Start of LISTED RECORDS

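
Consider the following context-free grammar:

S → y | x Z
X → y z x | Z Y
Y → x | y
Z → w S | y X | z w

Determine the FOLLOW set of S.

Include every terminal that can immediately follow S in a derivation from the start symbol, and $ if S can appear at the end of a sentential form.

We compute FOLLOW(S) using the standard algorithm.
FOLLOW(S) starts with {$}.
FIRST(S) = {x, y}
FIRST(X) = {w, y, z}
FIRST(Y) = {x, y}
FIRST(Z) = {w, y, z}
FOLLOW(S) = {$, x, y}
FOLLOW(X) = {$, x, y}
FOLLOW(Y) = {$, x, y}
FOLLOW(Z) = {$, x, y}
Therefore, FOLLOW(S) = {$, x, y}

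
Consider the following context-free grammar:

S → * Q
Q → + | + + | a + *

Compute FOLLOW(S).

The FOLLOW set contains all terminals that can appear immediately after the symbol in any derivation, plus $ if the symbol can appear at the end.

We compute FOLLOW(S) using the standard algorithm.
FOLLOW(S) starts with {$}.
FIRST(Q) = {+, a}
FIRST(S) = {*}
FOLLOW(Q) = {$}
FOLLOW(S) = {$}
Therefore, FOLLOW(S) = {$}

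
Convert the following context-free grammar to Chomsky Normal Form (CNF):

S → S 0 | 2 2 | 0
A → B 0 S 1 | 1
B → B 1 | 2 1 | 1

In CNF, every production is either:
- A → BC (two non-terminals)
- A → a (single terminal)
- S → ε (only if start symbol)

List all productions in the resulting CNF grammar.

T0 → 0; T2 → 2; S → 0; T1 → 1; A → 1; B → 1; S → S T0; S → T2 T2; A → B X0; X0 → T0 X1; X1 → S T1; B → B T1; B → T2 T1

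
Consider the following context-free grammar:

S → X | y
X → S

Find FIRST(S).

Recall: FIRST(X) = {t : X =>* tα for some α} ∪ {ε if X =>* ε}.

We compute FIRST(S) using the standard algorithm.
FIRST(S) = {y}
FIRST(X) = {y}
Therefore, FIRST(S) = {y}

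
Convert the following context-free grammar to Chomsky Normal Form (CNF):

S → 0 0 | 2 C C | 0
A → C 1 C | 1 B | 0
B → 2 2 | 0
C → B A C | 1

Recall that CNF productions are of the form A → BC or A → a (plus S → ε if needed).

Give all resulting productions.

T0 → 0; T2 → 2; S → 0; T1 → 1; A → 0; B → 0; C → 1; S → T0 T0; S → T2 X0; X0 → C C; A → C X1; X1 → T1 C; A → T1 B; B → T2 T2; C → B X2; X2 → A C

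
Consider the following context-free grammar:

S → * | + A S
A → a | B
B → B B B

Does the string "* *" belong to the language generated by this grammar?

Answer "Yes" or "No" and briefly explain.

No - no valid derivation exists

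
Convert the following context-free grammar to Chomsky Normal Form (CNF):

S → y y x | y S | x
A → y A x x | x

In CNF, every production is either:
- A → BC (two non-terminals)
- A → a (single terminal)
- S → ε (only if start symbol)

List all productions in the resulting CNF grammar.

TY → y; TX → x; S → x; A → x; S → TY X0; X0 → TY TX; S → TY S; A → TY X1; X1 → A X2; X2 → TX TX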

End of LISTED RECORDS

* [EXERCISE DESCRIPTION]
In full and unchanged, repeat the data above.

* [REPLY TO THE EXERCISE]
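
Consider the following context-free grammar:

S → y | x Z
X → y z x | Z Y
Y → x | y
Z → w S | y X | z w

Determine the FOLLOW set of S.

Include every terminal that can immediately follow S in a derivation from the start symbol, and $ if S can appear at the end of a sentential form.

We compute FOLLOW(S) using the standard algorithm.
FOLLOW(S) starts with {$}.
FIRST(S) = {x, y}
FIRST(X) = {w, y, z}
FIRST(Y) = {x, y}
FIRST(Z) = {w, y, z}
FOLLOW(S) = {$, x, y}
FOLLOW(X) = {$, x, y}
FOLLOW(Y) = {$, x, y}
FOLLOW(Z) = {$, x, y}
Therefore, FOLLOW(S) = {$, x, y}

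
Consider the following context-free grammar:

S → * Q
Q → + | + + | a + *

Compute FOLLOW(S).

The FOLLOW set contains all terminals that can appear immediately after the symbol in any derivation, plus $ if the symbol can appear at the end.

We compute FOLLOW(S) using the standard algorithm.
FOLLOW(S) starts with {$}.
FIRST(Q) = {+, a}
FIRST(S) = {*}
FOLLOW(Q) = {$}
FOLLOW(S) = {$}
Therefore, FOLLOW(S) = {$}

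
Convert the following context-free grammar to Chomsky Normal Form (CNF):

S → S 0 | 2 2 | 0
A → B 0 S 1 | 1
B → B 1 | 2 1 | 1

In CNF, every production is either:
- A → BC (two non-terminals)
- A → a (single terminal)
- S → ε (only if start symbol)

List all productions in the resulting CNF grammar.

T0 → 0; T2 → 2; S → 0; T1 → 1; A → 1; B → 1; S → S T0; S → T2 T2; A → B X0; X0 → T0 X1; X1 → S T1; B → B T1; B → T2 T1

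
Consider the following context-free grammar:

S → X | y
X → S

Find FIRST(S).

Recall: FIRST(X) = {t : X =>* tα for some α} ∪ {ε if X =>* ε}.

We compute FIRST(S) using the standard algorithm.
FIRST(S) = {y}
FIRST(X) = {y}
Therefore, FIRST(S) = {y}

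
Convert the following context-free grammar to Chomsky Normal Form (CNF):

S → 0 0 | 2 C C | 0
A → C 1 C | 1 B | 0
B → 2 2 | 0
C → B A C | 1

Recall that CNF productions are of the form A → BC or A → a (plus S → ε if needed).

Give all resulting productions.

T0 → 0; T2 → 2; S → 0; T1 → 1; A → 0; B → 0; C → 1; S → T0 T0; S → T2 X0; X0 → C C; A → C X1; X1 → T1 C; A → T1 B; B → T2 T2; C → B X2; X2 → A C

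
Consider the following context-free grammar:

S → * | + A S
A → a | B
B → B B B

Does the string "* *" belong to the language generated by this grammar?

Answer "Yes" or "No" and briefly explain.

No - no valid derivation exists

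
Convert the following context-free grammar to Chomsky Normal Form (CNF):

S → y y x | y S | x
A → y A x x | x

In CNF, every production is either:
- A → BC (two non-terminals)
- A → a (single terminal)
- S → ε (only if start symbol)

List all productions in the resulting CNF grammar.

TY → y; TX → x; S → x; A → x; S → TY X0; X0 → TY TX; S → TY S; A → TY X1; X1 → A X2; X2 → TX TX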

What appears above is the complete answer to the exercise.